__Task__
Write out the line that contains "Resistors of 0.00488", then every following line to the end of the records below, with no other lines and no changes.

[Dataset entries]
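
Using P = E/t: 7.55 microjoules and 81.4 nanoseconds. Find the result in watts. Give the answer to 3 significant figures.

92.8 watts

(7.55 × 10^-6) / (81.4 × 10^-9) = 0.092752 × 10^3 W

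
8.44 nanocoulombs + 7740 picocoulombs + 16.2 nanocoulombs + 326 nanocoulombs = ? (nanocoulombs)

In nanocoulombs:
  8.44 nanocoulombs → 8.44
  7740 picocoulombs = 7740 × 10⁻³ nanocoulombs = 7.74
  16.2 nanocoulombs → 16.2
  326 nanocoulombs → 326
Sum: 8.44 + 7.74 + 16.2 + 326 = 358.38

358.38 nanocoulombs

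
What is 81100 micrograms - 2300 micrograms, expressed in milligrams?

78.8 milligrams

In milligrams:
  81100 micrograms = 81100e-3 milligrams = 81.1
  2300 micrograms = 2300e-3 milligrams = 2.3
Difference: 81.1 - 2.3 = 78.8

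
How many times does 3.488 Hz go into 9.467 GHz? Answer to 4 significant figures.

2714000000

(9.467 × 10^9) / (3.488) = 2.7142 × 10^9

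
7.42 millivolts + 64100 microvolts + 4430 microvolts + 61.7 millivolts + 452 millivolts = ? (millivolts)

In millivolts:
  7.42 millivolts → 7.42
  64100 microvolts = 64100e-3 millivolts = 64.1
  4430 microvolts = 4430e-3 millivolts = 4.43
  61.7 millivolts → 61.7
  452 millivolts → 452
Sum: 7.42 + 64.1 + 4.43 + 61.7 + 452 = 589.65

589.65 millivolts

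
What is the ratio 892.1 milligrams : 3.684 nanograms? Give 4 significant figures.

(892.1e-3) / (3.684e-9) = 242.16e6

242200000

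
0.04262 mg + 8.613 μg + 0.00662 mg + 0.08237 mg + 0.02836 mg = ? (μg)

168.583 μg

In μg:
  0.04262 mg = 0.04262e3 μg = 42.62
  8.613 μg → 8.613
  0.00662 mg = 0.00662e3 μg = 6.62
  0.08237 mg = 0.08237e3 μg = 82.37
  0.02836 mg = 0.02836e3 μg = 28.36
Sum: 42.62 + 8.613 + 6.62 + 82.37 + 28.36 = 168.583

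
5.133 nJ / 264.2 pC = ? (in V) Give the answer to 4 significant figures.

19.43 V

(5.133 × 10⁻⁹) / (264.2 × 10⁻¹²) = 0.0194285 × 10³ V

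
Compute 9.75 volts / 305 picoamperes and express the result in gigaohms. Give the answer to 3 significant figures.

(9.75) / (305 × 10⁻¹²) = 0.031967 × 10¹² Ω

32.0 gigaohms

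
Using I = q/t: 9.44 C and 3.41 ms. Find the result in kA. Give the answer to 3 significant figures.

(9.44) / (3.41 × 10⁻³) = 2.7683 × 10³ A

2.77 kA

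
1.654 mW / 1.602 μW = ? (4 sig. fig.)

(1.654 × 10^-3) / (1.602 × 10^-6) = 1.0325 × 10^3

1032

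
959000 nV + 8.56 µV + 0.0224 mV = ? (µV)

In µV:
  959000 nV = 959000 × 10⁻³ µV = 959
  8.56 µV → 8.56
  0.0224 mV = 0.0224 × 10³ µV = 22.4
Sum: 959 + 8.56 + 22.4 = 989.96

989.96 µV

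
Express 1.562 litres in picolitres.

(no prefix) = 10^0, pico = 10^-12; factor is 10^12.
1.562 × 10^12 = 1562000000000

1562000000000 picolitres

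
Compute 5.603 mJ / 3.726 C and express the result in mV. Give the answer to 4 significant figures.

(5.603 × 10⁻³) / (3.726) = 1.50376 × 10⁻³ V

1.504 mV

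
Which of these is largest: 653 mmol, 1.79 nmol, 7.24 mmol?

653 mmol = 0.653 mol
1.79 nmol = 0.00000000179 mol
7.24 mmol = 0.00724 mol

653 mmol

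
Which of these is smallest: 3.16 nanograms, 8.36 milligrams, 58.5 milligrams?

3.16 nanograms

3.16 nanograms = 0.00000000316 grams
8.36 milligrams = 0.00836 grams
58.5 milligrams = 0.0585 grams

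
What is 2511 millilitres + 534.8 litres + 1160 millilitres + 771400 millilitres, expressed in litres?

1309.871 litres

In litres:
  2511 millilitres = 2511 × 10^-3 litres = 2.511
  534.8 litres → 534.8
  1160 millilitres = 1160 × 10^-3 litres = 1.16
  771400 millilitres = 771400 × 10^-3 litres = 771.4
Sum: 2.511 + 534.8 + 1.16 + 771.4 = 1309.871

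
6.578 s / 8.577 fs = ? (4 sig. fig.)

766900000000000

(6.578) / (8.577 × 10⁻¹⁵) = 0.76693 × 10¹⁵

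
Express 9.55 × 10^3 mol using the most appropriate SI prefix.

9.55 kmol

= 9.55 × 10^3 mol; 10^3 is kilo.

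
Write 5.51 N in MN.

(no prefix) = 10^0, mega = 10^6; factor is 10^-6.
5.51 × 10^-6 = 0.00000551

0.00000551 MN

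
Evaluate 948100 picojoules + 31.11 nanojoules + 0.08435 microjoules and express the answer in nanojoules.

1063.56 nanojoules

In nanojoules:
  948100 picojoules = 948100e-3 nanojoules = 948.1
  31.11 nanojoules → 31.11
  0.08435 microjoules = 0.08435e3 nanojoules = 84.35
Sum: 948.1 + 31.11 + 84.35 = 1063.56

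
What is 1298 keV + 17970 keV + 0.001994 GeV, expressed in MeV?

In MeV:
  1298 keV = 1298 × 10^-3 MeV = 1.298
  17970 keV = 17970 × 10^-3 MeV = 17.97
  0.001994 GeV = 0.001994 × 10^3 MeV = 1.994
Sum: 1.298 + 17.97 + 1.994 = 21.262

21.262 MeV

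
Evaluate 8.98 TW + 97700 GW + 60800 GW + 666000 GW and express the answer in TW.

In TW:
  8.98 TW → 8.98
  97700 GW = 97700 × 10⁻³ TW = 97.7
  60800 GW = 60800 × 10⁻³ TW = 60.8
  666000 GW = 666000 × 10⁻³ TW = 666
Sum: 8.98 + 97.7 + 60.8 + 666 = 833.48

833.48 TW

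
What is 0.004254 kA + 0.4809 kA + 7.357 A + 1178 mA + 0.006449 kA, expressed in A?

500.138 A

In A:
  0.004254 kA = 0.004254e3 A = 4.254
  0.4809 kA = 0.4809e3 A = 480.9
  7.357 A → 7.357
  1178 mA = 1178e-3 A = 1.178
  0.006449 kA = 0.006449e3 A = 6.449
Sum: 4.254 + 480.9 + 7.357 + 1.178 + 6.449 = 500.138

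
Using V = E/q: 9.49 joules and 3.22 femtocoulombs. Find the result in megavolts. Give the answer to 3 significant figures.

(9.49) / (3.22e-15) = 2.9472e15 V

2950000000 megavolts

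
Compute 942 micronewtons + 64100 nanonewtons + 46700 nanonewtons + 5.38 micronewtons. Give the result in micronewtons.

1058.18 micronewtons

In micronewtons:
  942 micronewtons → 942
  64100 nanonewtons = 64100e-3 micronewtons = 64.1
  46700 nanonewtons = 46700e-3 micronewtons = 46.7
  5.38 micronewtons → 5.38
Sum: 942 + 64.1 + 46.7 + 5.38 = 1058.18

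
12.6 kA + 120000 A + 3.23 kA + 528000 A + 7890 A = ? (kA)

671.72 kA

In kA:
  12.6 kA → 12.6
  120000 A = 120000e-3 kA = 120
  3.23 kA → 3.23
  528000 A = 528000e-3 kA = 528
  7890 A = 7890e-3 kA = 7.89
Sum: 12.6 + 120 + 3.23 + 528 + 7.89 = 671.72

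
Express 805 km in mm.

805000000 mm

kilo = 10³, milli = 10⁻³; factor is 10⁶.
805 × 10⁶ = 805000000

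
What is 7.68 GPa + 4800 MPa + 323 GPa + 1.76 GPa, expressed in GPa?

337.24 GPa

In GPa:
  7.68 GPa → 7.68
  4800 MPa = 4800 × 10⁻³ GPa = 4.8
  323 GPa → 323
  1.76 GPa → 1.76
Sum: 7.68 + 4.8 + 323 + 1.76 = 337.24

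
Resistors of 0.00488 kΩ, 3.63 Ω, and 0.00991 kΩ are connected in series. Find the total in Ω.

In Ω:
  0.00488 kΩ = 0.00488 × 10³ Ω = 4.88
  3.63 Ω → 3.63
  0.00991 kΩ = 0.00991 × 10³ Ω = 9.91
Sum: 4.88 + 3.63 + 9.91 = 18.42

18.42 Ω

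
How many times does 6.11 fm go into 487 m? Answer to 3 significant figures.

(487) / (6.11 × 10^-15) = 79.71 × 10^15

79700000000000000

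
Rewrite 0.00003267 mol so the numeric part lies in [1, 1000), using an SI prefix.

32.67 umol

= 32.67e-6 mol; 1e-6 is micro.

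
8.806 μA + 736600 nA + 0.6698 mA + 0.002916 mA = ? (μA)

1418.122 μA

In μA:
  8.806 μA → 8.806
  736600 nA = 736600 × 10⁻³ μA = 736.6
  0.6698 mA = 0.6698 × 10³ μA = 669.8
  0.002916 mA = 0.002916 × 10³ μA = 2.916
Sum: 8.806 + 736.6 + 669.8 + 2.916 = 1418.122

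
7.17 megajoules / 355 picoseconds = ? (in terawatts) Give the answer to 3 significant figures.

20200 terawatts

(7.17 × 10⁶) / (355 × 10⁻¹²) = 0.020197 × 10¹⁸ W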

__Output__
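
Resistors of 0.00488 kΩ, 3.63 Ω, and 0.00991 kΩ are connected in series. Find the total in Ω.

In Ω:
  0.00488 kΩ = 0.00488 × 10³ Ω = 4.88
  3.63 Ω → 3.63
  0.00991 kΩ = 0.00991 × 10³ Ω = 9.91
Sum: 4.88 + 3.63 + 9.91 = 18.42

18.42 Ω

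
How many times does 6.11 fm go into 487 m? Answer to 3 significant figures.

(487) / (6.11 × 10^-15) = 79.71 × 10^15

79700000000000000

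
Rewrite 0.00003267 mol so the numeric part lies in [1, 1000), using an SI prefix.

32.67 umol

= 32.67e-6 mol; 1e-6 is micro.

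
8.806 μA + 736600 nA + 0.6698 mA + 0.002916 mA = ? (μA)

1418.122 μA

In μA:
  8.806 μA → 8.806
  736600 nA = 736600 × 10⁻³ μA = 736.6
  0.6698 mA = 0.6698 × 10³ μA = 669.8
  0.002916 mA = 0.002916 × 10³ μA = 2.916
Sum: 8.806 + 736.6 + 669.8 + 2.916 = 1418.122

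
7.17 megajoules / 355 picoseconds = ? (in terawatts) Give the answer to 3 significant figures.

20200 terawatts

(7.17 × 10⁶) / (355 × 10⁻¹²) = 0.020197 × 10¹⁸ W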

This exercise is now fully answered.